> _Assignment_: Everything from the first line of the material below through the line containing "- if LEFT[i] == RIGHT[i], output that value;" is to be printed exactly, and nothing more.

> _Exercise data_:
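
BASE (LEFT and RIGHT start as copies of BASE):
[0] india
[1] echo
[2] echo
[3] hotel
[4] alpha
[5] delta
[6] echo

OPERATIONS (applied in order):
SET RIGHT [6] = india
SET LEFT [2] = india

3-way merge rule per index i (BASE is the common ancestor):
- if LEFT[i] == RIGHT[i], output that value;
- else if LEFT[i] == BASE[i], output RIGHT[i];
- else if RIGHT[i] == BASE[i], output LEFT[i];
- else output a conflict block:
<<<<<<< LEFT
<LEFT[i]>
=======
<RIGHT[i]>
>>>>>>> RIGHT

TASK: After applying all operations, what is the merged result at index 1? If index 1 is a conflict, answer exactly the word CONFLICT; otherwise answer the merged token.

Final LEFT:  [india, echo, india, hotel, alpha, delta, echo]
Final RIGHT: [india, echo, echo, hotel, alpha, delta, india]
i=0: L=india R=india -> agree -> india
i=1: L=echo R=echo -> agree -> echo
i=2: L=india, R=echo=BASE -> take LEFT -> india
i=3: L=hotel R=hotel -> agree -> hotel
i=4: L=alpha R=alpha -> agree -> alpha
i=5: L=delta R=delta -> agree -> delta
i=6: L=echo=BASE, R=india -> take RIGHT -> india
Index 1 -> echo

Answer: echo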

> _Exercise response_:
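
BASE (LEFT and RIGHT start as copies of BASE):
[0] india
[1] echo
[2] echo
[3] hotel
[4] alpha
[5] delta
[6] echo

OPERATIONS (applied in order):
SET RIGHT [6] = india
SET LEFT [2] = india

3-way merge rule per index i (BASE is the common ancestor):
- if LEFT[i] == RIGHT[i], output that value;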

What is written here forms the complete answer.